▶
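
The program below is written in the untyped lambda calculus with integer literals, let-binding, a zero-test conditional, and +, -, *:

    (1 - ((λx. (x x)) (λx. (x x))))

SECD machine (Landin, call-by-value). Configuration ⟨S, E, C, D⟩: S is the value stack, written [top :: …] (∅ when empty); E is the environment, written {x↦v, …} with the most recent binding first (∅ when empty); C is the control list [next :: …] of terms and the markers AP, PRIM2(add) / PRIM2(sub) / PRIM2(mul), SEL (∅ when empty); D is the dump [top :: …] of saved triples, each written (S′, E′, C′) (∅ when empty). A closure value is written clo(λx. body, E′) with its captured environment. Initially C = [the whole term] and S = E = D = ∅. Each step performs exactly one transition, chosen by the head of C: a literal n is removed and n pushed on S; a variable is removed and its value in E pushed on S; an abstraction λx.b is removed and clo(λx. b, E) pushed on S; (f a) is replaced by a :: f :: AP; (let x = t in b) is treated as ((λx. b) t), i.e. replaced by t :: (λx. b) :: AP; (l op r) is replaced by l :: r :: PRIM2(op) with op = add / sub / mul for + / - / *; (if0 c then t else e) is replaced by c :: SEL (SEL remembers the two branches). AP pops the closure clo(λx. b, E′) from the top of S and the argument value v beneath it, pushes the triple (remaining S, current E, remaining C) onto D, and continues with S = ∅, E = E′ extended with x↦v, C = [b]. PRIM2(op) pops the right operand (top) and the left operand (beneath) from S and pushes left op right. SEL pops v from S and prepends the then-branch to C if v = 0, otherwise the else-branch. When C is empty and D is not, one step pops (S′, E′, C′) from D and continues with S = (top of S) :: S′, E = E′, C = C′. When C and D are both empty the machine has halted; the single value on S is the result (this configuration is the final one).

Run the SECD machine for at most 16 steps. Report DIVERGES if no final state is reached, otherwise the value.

Answer: DIVERGES (no final state within 16 steps)

Derivation:
[0] <S=∅, E=∅, C=[(1 - ((λx. (x x)) (λx. (x x))))], D=∅>
[1] <S=∅, E=∅, C=[1 :: ((λx. (x x)) (λx. (x x))) :: PRIM2(sub)], D=∅>
[2] <S=[1], E=∅, C=[((λx. (x x)) (λx. (x x))) :: PRIM2(sub)], D=∅>
[3] <S=[1], E=∅, C=[(λx. (x x)) :: (λx. (x x)) :: AP :: PRIM2(sub)], D=∅>
[4] <S=[clo(λx. (x x), ∅) :: 1], E=∅, C=[(λx. (x x)) :: AP :: PRIM2(sub)], D=∅>
[5] <S=[clo(λx. (x x), ∅) :: clo(λx. (x x), ∅) :: 1], E=∅, C=[AP :: PRIM2(sub)], D=∅>
[6] <S=∅, E={x↦clo(λx. (x x), ∅)}, C=[(x x)], D=[([1], ∅, [PRIM2(sub)])]>
[7] <S=∅, E={x↦clo(λx. (x x), ∅)}, C=[x :: x :: AP], D=[([1], ∅, [PRIM2(sub)])]>
[8] <S=[clo(λx. (x x), ∅)], E={x↦clo(λx. (x x), ∅)}, C=[x :: AP], D=[([1], ∅, [PRIM2(sub)])]>
[9] <S=[clo(λx. (x x), ∅) :: clo(λx. (x x), ∅)], E={x↦clo(λx. (x x), ∅)}, C=[AP], D=[([1], ∅, [PRIM2(sub)])]>
[10] <S=∅, E={x↦clo(λx. (x x), ∅)}, C=[(x x)], D=[(∅, {x↦clo(λx. (x x), ∅)}, ∅) :: ([1], ∅, [PRIM2(sub)])]>
[11] <S=∅, E={x↦clo(λx. (x x), ∅)}, C=[x :: x :: AP], D=[(∅, {x↦clo(λx. (x x), ∅)}, ∅) :: ([1], ∅, [PRIM2(sub)])]>
[12] <S=[clo(λx. (x x), ∅)], E={x↦clo(λx. (x x), ∅)}, C=[x :: AP], D=[(∅, {x↦clo(λx. (x x), ∅)}, ∅) :: ([1], ∅, [PRIM2(sub)])]>
[13] <S=[clo(λx. (x x), ∅) :: clo(λx. (x x), ∅)], E={x↦clo(λx. (x x), ∅)}, C=[AP], D=[(∅, {x↦clo(λx. (x x), ∅)}, ∅) :: ([1], ∅, [PRIM2(sub)])]>
[14] <S=∅, E={x↦clo(λx. (x x), ∅)}, C=[(x x)], D=[(∅, {x↦clo(λx. (x x), ∅)}, ∅) :: (∅, {x↦clo(λx. (x x), ∅)}, ∅) :: ([1], ∅, [PRIM2(sub)])]>
[15] <S=∅, E={x↦clo(λx. (x x), ∅)}, C=[x :: x :: AP], D=[(∅, {x↦clo(λx. (x x), ∅)}, ∅) :: (∅, {x↦clo(λx. (x x), ∅)}, ∅) :: ([1], ∅, [PRIM2(sub)])]>
[16] <S=[clo(λx. (x x), ∅)], E={x↦clo(λx. (x x), ∅)}, C=[x :: AP], D=[(∅, {x↦clo(λx. (x x), ∅)}, ∅) :: (∅, {x↦clo(λx. (x x), ∅)}, ∅) :: ([1], ∅, [PRIM2(sub)])]>
→ 16 transitions taken and the configuration is still not final: no result within 16 steps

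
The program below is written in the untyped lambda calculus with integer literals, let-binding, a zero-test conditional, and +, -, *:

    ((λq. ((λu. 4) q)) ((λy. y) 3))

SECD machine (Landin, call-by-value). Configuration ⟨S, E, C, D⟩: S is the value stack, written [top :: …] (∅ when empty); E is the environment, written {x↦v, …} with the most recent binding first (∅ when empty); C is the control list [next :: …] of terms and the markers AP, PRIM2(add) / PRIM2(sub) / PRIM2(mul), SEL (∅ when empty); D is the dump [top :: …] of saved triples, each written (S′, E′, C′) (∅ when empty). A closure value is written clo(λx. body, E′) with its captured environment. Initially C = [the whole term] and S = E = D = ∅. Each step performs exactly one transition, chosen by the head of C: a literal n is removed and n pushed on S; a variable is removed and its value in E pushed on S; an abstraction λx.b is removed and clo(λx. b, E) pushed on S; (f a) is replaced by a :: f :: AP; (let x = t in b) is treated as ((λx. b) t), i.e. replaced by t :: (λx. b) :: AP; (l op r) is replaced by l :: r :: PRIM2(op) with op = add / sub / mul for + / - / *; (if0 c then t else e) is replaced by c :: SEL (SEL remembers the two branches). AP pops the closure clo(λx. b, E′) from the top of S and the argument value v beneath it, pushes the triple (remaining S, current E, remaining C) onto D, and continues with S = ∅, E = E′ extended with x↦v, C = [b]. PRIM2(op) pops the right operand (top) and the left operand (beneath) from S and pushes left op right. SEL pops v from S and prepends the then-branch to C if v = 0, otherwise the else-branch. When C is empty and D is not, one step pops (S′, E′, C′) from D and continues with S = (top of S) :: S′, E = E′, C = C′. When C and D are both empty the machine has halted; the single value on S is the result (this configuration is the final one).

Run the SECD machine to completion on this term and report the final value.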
◀
Write the data out again. Match it exactly.

- _Exercise output_:
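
The program below is written in the untyped lambda calculus with integer literals, let-binding, a zero-test conditional, and +, -, *:

    (1 - ((λx. (x x)) (λx. (x x))))

SECD machine (Landin, call-by-value). Configuration ⟨S, E, C, D⟩: S is the value stack, written [top :: …] (∅ when empty); E is the environment, written {x↦v, …} with the most recent binding first (∅ when empty); C is the control list [next :: …] of terms and the markers AP, PRIM2(add) / PRIM2(sub) / PRIM2(mul), SEL (∅ when empty); D is the dump [top :: …] of saved triples, each written (S′, E′, C′) (∅ when empty). A closure value is written clo(λx. body, E′) with its captured environment. Initially C = [the whole term] and S = E = D = ∅. Each step performs exactly one transition, chosen by the head of C: a literal n is removed and n pushed on S; a variable is removed and its value in E pushed on S; an abstraction λx.b is removed and clo(λx. b, E) pushed on S; (f a) is replaced by a :: f :: AP; (let x = t in b) is treated as ((λx. b) t), i.e. replaced by t :: (λx. b) :: AP; (l op r) is replaced by l :: r :: PRIM2(op) with op = add / sub / mul for + / - / *; (if0 c then t else e) is replaced by c :: SEL (SEL remembers the two branches). AP pops the closure clo(λx. b, E′) from the top of S and the argument value v beneath it, pushes the triple (remaining S, current E, remaining C) onto D, and continues with S = ∅, E = E′ extended with x↦v, C = [b]. PRIM2(op) pops the right operand (top) and the left operand (beneath) from S and pushes left op right. SEL pops v from S and prepends the then-branch to C if v = 0, otherwise the else-branch. When C is empty and D is not, one step pops (S′, E′, C′) from D and continues with S = (top of S) :: S′, E = E′, C = C′. When C and D are both empty the machine has halted; the single value on S is the result (this configuration is the final one).

Run the SECD machine for at most 16 steps. Report DIVERGES if no final state is reached, otherwise the value.

Answer: DIVERGES (no final state within 16 steps)

Derivation:
[0] <S=∅, E=∅, C=[(1 - ((λx. (x x)) (λx. (x x))))], D=∅>
[1] <S=∅, E=∅, C=[1 :: ((λx. (x x)) (λx. (x x))) :: PRIM2(sub)], D=∅>
[2] <S=[1], E=∅, C=[((λx. (x x)) (λx. (x x))) :: PRIM2(sub)], D=∅>
[3] <S=[1], E=∅, C=[(λx. (x x)) :: (λx. (x x)) :: AP :: PRIM2(sub)], D=∅>
[4] <S=[clo(λx. (x x), ∅) :: 1], E=∅, C=[(λx. (x x)) :: AP :: PRIM2(sub)], D=∅>
[5] <S=[clo(λx. (x x), ∅) :: clo(λx. (x x), ∅) :: 1], E=∅, C=[AP :: PRIM2(sub)], D=∅>
[6] <S=∅, E={x↦clo(λx. (x x), ∅)}, C=[(x x)], D=[([1], ∅, [PRIM2(sub)])]>
[7] <S=∅, E={x↦clo(λx. (x x), ∅)}, C=[x :: x :: AP], D=[([1], ∅, [PRIM2(sub)])]>
[8] <S=[clo(λx. (x x), ∅)], E={x↦clo(λx. (x x), ∅)}, C=[x :: AP], D=[([1], ∅, [PRIM2(sub)])]>
[9] <S=[clo(λx. (x x), ∅) :: clo(λx. (x x), ∅)], E={x↦clo(λx. (x x), ∅)}, C=[AP], D=[([1], ∅, [PRIM2(sub)])]>
[10] <S=∅, E={x↦clo(λx. (x x), ∅)}, C=[(x x)], D=[(∅, {x↦clo(λx. (x x), ∅)}, ∅) :: ([1], ∅, [PRIM2(sub)])]>
[11] <S=∅, E={x↦clo(λx. (x x), ∅)}, C=[x :: x :: AP], D=[(∅, {x↦clo(λx. (x x), ∅)}, ∅) :: ([1], ∅, [PRIM2(sub)])]>
[12] <S=[clo(λx. (x x), ∅)], E={x↦clo(λx. (x x), ∅)}, C=[x :: AP], D=[(∅, {x↦clo(λx. (x x), ∅)}, ∅) :: ([1], ∅, [PRIM2(sub)])]>
[13] <S=[clo(λx. (x x), ∅) :: clo(λx. (x x), ∅)], E={x↦clo(λx. (x x), ∅)}, C=[AP], D=[(∅, {x↦clo(λx. (x x), ∅)}, ∅) :: ([1], ∅, [PRIM2(sub)])]>
[14] <S=∅, E={x↦clo(λx. (x x), ∅)}, C=[(x x)], D=[(∅, {x↦clo(λx. (x x), ∅)}, ∅) :: (∅, {x↦clo(λx. (x x), ∅)}, ∅) :: ([1], ∅, [PRIM2(sub)])]>
[15] <S=∅, E={x↦clo(λx. (x x), ∅)}, C=[x :: x :: AP], D=[(∅, {x↦clo(λx. (x x), ∅)}, ∅) :: (∅, {x↦clo(λx. (x x), ∅)}, ∅) :: ([1], ∅, [PRIM2(sub)])]>
[16] <S=[clo(λx. (x x), ∅)], E={x↦clo(λx. (x x), ∅)}, C=[x :: AP], D=[(∅, {x↦clo(λx. (x x), ∅)}, ∅) :: (∅, {x↦clo(λx. (x x), ∅)}, ∅) :: ([1], ∅, [PRIM2(sub)])]>
→ 16 transitions taken and the configuration is still not final: no result within 16 steps

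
The program below is written in the untyped lambda calculus with integer literals, let-binding, a zero-test conditional, and +, -, *:

    ((λq. ((λu. 4) q)) ((λy. y) 3))

SECD machine (Landin, call-by-value). Configuration ⟨S, E, C, D⟩: S is the value stack, written [top :: …] (∅ when empty); E is the environment, written {x↦v, …} with the most recent binding first (∅ when empty); C is the control list [next :: …] of terms and the markers AP, PRIM2(add) / PRIM2(sub) / PRIM2(mul), SEL (∅ when empty); D is the dump [top :: …] of saved triples, each written (S′, E′, C′) (∅ when empty). A closure value is written clo(λx. body, E′) with its captured environment. Initially C = [the whole term] and S = E = D = ∅. Each step performs exactly one transition, chosen by the head of C: a literal n is removed and n pushed on S; a variable is removed and its value in E pushed on S; an abstraction λx.b is removed and clo(λx. b, E) pushed on S; (f a) is replaced by a :: f :: AP; (let x = t in b) is treated as ((λx. b) t), i.e. replaced by t :: (λx. b) :: AP; (l op r) is replaced by l :: r :: PRIM2(op) with op = add / sub / mul for + / - / *; (if0 c then t else e) is replaced by c :: SEL (SEL remembers the two branches). AP pops the closure clo(λx. b, E′) from the top of S and the argument value v beneath it, pushes the triple (remaining S, current E, remaining C) onto D, and continues with S = ∅, E = E′ extended with x↦v, C = [b]. PRIM2(op) pops the right operand (top) and the left operand (beneath) from S and pushes left op right. SEL pops v from S and prepends the then-branch to C if v = 0, otherwise the else-branch. When C is empty and D is not, one step pops (S′, E′, C′) from D and continues with S = (top of S) :: S′, E = E′, C = C′. When C and D are both empty the machine has halted; the single value on S is the result (this configuration is the final one).

Run the SECD machine to completion on this term and report the final value.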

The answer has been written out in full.